> [Required action]
Reproduce the entries exactly, beginning with the line containing "A 16 GHz radar" and ending with their last line, both included.

> [Data to examine]
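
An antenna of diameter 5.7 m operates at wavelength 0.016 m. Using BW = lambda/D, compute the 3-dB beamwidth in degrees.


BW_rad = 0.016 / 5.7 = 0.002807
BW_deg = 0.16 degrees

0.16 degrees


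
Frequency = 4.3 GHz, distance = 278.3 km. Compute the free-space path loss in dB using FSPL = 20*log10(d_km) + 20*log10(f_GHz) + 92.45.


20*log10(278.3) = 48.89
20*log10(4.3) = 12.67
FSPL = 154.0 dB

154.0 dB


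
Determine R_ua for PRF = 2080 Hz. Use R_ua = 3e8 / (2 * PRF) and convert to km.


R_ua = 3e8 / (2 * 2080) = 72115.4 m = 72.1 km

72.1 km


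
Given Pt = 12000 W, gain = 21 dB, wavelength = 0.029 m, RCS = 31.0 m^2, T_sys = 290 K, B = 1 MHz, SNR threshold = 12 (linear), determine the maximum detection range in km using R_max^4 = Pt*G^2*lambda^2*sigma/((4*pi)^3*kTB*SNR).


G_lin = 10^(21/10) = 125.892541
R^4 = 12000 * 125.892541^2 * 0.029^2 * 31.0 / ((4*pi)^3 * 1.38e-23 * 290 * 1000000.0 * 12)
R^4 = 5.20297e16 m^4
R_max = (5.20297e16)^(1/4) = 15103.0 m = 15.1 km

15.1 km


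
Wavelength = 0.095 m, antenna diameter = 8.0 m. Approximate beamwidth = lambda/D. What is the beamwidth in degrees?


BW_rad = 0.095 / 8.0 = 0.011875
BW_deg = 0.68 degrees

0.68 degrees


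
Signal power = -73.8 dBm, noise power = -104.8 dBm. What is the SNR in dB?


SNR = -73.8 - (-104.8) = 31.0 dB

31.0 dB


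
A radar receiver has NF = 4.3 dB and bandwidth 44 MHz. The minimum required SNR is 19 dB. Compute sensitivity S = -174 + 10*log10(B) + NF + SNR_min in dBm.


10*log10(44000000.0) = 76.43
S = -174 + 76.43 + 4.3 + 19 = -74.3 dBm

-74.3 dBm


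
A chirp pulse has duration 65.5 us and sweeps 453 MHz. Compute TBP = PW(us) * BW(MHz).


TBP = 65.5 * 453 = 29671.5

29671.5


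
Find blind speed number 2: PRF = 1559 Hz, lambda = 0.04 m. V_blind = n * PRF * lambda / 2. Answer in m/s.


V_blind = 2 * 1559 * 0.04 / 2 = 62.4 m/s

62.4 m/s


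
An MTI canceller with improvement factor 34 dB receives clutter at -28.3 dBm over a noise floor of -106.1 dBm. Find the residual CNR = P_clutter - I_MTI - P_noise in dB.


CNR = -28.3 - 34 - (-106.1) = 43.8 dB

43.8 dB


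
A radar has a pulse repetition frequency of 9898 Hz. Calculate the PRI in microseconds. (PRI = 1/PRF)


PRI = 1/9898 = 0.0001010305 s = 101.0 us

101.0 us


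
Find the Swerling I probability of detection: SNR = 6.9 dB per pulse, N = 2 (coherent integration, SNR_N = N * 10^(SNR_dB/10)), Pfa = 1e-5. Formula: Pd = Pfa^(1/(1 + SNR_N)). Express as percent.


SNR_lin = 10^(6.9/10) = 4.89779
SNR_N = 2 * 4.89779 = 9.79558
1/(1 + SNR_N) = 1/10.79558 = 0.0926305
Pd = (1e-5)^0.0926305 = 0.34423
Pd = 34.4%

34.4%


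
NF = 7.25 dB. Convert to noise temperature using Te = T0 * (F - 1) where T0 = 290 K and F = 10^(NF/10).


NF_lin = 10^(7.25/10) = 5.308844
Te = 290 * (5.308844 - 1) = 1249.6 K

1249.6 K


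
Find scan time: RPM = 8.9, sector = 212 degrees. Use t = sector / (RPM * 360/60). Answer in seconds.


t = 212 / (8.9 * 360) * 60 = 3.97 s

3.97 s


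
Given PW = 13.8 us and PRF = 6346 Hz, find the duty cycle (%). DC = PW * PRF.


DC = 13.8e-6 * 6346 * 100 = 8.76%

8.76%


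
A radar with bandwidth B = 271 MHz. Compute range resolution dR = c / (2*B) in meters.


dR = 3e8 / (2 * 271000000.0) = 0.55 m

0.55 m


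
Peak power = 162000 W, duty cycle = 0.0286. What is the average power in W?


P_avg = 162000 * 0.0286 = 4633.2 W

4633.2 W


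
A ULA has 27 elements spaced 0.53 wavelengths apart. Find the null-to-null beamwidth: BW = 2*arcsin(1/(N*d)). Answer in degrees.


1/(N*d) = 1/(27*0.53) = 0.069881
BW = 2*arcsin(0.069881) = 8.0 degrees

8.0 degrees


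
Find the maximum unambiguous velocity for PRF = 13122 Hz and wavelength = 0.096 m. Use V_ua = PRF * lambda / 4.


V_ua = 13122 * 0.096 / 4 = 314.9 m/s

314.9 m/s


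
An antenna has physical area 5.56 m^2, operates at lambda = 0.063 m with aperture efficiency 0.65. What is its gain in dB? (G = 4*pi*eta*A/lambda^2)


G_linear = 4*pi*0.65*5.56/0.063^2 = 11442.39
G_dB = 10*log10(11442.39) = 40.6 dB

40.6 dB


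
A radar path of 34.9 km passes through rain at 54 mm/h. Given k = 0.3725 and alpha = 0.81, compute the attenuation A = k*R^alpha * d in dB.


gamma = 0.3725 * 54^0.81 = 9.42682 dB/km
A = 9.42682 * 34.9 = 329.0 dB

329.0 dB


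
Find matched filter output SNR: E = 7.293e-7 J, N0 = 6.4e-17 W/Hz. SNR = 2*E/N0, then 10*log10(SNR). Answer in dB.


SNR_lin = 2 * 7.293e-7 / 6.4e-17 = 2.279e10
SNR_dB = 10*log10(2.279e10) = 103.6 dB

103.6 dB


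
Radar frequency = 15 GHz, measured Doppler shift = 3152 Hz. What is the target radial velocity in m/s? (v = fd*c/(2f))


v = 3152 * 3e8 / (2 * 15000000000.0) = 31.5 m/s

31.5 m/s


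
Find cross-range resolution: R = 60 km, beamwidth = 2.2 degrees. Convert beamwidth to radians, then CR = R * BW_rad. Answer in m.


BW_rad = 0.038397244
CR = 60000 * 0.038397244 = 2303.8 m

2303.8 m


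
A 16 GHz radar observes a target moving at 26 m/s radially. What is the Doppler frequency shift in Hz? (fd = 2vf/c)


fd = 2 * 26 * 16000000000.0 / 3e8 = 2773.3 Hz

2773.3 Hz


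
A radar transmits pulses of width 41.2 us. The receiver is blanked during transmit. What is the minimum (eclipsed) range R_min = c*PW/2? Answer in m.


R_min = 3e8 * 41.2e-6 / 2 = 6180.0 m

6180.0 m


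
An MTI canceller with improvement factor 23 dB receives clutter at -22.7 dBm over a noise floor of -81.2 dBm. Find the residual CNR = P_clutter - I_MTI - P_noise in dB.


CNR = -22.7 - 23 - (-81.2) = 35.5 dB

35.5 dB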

> [Task solution]
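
A 16 GHz radar observes a target moving at 26 m/s radially. What is the Doppler frequency shift in Hz? (fd = 2vf/c)


fd = 2 * 26 * 16000000000.0 / 3e8 = 2773.3 Hz

2773.3 Hz


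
A radar transmits pulses of width 41.2 us. The receiver is blanked during transmit. What is the minimum (eclipsed) range R_min = c*PW/2? Answer in m.


R_min = 3e8 * 41.2e-6 / 2 = 6180.0 m

6180.0 m


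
An MTI canceller with improvement factor 23 dB receives clutter at -22.7 dBm over a noise floor of -81.2 dBm. Find the residual CNR = P_clutter - I_MTI - P_noise in dB.


CNR = -22.7 - 23 - (-81.2) = 35.5 dB

35.5 dB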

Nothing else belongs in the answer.